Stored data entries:

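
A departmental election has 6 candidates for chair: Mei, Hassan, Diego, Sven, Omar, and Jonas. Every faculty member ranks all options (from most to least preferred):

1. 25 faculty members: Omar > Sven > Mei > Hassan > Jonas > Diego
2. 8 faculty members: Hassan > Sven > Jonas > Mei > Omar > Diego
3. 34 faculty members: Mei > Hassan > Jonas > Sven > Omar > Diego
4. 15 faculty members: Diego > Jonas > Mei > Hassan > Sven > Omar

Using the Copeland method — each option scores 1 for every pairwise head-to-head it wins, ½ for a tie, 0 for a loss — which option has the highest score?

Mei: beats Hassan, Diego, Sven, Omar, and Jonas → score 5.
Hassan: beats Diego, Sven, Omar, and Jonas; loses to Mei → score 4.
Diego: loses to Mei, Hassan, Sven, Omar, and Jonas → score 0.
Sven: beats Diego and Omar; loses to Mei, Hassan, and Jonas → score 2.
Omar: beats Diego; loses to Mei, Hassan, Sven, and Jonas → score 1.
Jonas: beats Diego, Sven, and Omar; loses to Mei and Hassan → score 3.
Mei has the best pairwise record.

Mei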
...
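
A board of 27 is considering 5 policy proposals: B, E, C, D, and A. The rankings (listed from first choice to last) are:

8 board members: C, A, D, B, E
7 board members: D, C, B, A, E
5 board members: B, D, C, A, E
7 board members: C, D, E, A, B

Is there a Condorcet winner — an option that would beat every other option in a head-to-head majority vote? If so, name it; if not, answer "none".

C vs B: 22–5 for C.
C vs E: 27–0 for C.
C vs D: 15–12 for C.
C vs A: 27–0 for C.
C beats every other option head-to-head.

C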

▶ [WORK ITEM]
What you return must be the lines above that run from the line with "A departmental election" to the line with "4. 15 faculty", inclusive, each copied exactly.

▶ [TASK ANSWER]
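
A departmental election has 6 candidates for chair: Mei, Hassan, Diego, Sven, Omar, and Jonas. Every faculty member ranks all options (from most to least preferred):

1. 25 faculty members: Omar > Sven > Mei > Hassan > Jonas > Diego
2. 8 faculty members: Hassan > Sven > Jonas > Mei > Omar > Diego
3. 34 faculty members: Mei > Hassan > Jonas > Sven > Omar > Diego
4. 15 faculty members: Diego > Jonas > Mei > Hassan > Sven > Omar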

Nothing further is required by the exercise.